Top of RECORDS TO USE

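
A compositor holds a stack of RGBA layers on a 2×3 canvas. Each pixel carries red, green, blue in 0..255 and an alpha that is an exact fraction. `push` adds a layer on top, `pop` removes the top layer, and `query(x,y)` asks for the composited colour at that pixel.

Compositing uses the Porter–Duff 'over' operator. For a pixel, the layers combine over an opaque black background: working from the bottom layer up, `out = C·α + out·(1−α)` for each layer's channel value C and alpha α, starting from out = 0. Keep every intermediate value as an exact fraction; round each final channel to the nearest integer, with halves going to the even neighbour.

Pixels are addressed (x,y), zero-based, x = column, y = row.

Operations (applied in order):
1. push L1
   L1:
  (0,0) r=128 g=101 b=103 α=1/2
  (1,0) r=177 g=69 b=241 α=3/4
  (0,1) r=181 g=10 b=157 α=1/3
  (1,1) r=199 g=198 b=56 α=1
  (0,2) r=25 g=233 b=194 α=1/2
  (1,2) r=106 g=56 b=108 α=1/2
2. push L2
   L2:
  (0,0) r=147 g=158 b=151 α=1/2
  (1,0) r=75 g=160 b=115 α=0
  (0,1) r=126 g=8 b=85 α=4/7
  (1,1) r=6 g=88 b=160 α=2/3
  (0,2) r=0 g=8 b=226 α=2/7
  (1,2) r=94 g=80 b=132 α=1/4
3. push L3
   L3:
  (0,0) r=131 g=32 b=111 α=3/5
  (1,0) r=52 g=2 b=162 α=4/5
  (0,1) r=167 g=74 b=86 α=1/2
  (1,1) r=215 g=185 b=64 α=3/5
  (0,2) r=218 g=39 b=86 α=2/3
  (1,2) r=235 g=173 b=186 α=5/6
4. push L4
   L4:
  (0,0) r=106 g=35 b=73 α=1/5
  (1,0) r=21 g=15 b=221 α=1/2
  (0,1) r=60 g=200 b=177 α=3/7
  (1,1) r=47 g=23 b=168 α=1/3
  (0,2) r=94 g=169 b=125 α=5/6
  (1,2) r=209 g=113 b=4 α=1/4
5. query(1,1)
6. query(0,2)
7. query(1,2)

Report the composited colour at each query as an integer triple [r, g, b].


(1,1) stack=L1,L2,L3,L4; from [0,0,0]:
+L1 (α=1) → [199, 198, 56]
+L2 (α=2/3) → [211/3, 374/3, 376/3]
+L3 (α=3/5) → [2357/15, 2413/15, 1328/15]
+L4 (α=1/3) → [5419/45, 5171/45, 5176/45]
→ [120, 115, 115]

at x=0,y=2 over L1,L2,L3,L4:
after L1 α=1/2: [25/2, 233/2, 97]
after L2 α=2/7: [125/14, 171/2, 937/7]
after L3 α=2/3: [6229/42, 109/2, 2141/21]
after L4 α=5/6: [25969/252, 1799/12, 7633/63]
rounded: [103, 150, 121]

(1,2) stack=L1,L2,L3,L4; from [0,0,0]:
after L1 α=1/2: [53, 28, 54]
after L2 α=1/4: [253/4, 41, 147/2]
after L3 α=5/6: [1651/8, 151, 669/4]
after L4 α=1/4: [6625/32, 283/2, 2023/16]
= [207, 142, 126]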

Bottom of RECORDS TO USE

For the string "push", filter the data and copy out each line where it occurs.

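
A compositor holds a stack of RGBA layers on a 2×3 canvas. Each pixel carries red, green, blue in 0..255 and an alpha that is an exact fraction. `push` adds a layer on top, `pop` removes the top layer, and `query(x,y)` asks for the composited colour at that pixel.
1. push L1
2. push L2
3. push L3
4. push L4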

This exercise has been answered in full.